**WORK REQUIRED**
Please report how many lines in the records below contain the word "capacity", giving only that number.
※
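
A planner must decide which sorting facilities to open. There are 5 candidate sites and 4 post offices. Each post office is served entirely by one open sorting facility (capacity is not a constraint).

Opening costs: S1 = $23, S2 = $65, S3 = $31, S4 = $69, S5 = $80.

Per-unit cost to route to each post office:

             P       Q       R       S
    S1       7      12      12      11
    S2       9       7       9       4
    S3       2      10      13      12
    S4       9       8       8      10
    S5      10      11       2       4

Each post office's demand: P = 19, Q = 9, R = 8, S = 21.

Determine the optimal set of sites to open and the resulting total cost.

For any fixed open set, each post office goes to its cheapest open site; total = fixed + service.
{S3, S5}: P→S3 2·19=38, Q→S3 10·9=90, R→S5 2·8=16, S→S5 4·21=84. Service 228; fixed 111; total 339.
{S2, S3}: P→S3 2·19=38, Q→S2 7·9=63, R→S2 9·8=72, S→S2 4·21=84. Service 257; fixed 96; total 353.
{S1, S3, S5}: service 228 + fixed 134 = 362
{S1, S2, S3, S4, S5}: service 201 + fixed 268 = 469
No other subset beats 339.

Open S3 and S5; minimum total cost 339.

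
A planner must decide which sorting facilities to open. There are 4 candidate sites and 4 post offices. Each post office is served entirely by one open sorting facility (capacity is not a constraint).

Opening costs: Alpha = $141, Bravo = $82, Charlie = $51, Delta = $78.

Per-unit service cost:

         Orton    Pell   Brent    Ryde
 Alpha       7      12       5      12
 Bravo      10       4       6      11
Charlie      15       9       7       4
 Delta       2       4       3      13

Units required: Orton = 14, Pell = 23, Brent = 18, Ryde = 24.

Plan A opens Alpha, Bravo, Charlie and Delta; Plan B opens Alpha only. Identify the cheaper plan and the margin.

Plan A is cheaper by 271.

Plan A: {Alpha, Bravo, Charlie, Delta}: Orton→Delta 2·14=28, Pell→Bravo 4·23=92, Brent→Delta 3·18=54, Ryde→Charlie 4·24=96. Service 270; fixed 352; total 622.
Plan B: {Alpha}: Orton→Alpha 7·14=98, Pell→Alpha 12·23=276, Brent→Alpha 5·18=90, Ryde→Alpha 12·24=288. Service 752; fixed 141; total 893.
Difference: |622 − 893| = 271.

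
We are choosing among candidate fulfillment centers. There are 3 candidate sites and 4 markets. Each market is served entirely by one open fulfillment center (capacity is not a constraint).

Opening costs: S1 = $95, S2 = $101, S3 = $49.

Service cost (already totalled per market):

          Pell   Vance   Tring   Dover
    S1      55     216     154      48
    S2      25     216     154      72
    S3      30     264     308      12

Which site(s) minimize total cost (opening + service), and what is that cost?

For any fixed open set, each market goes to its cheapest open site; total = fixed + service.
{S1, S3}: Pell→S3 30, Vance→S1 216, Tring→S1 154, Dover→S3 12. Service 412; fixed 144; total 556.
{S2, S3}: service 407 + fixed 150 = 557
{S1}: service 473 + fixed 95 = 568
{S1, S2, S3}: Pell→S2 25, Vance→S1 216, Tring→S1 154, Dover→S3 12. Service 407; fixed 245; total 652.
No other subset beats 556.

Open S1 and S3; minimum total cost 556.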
※
**OUTPUT FOR THIS TASK**
3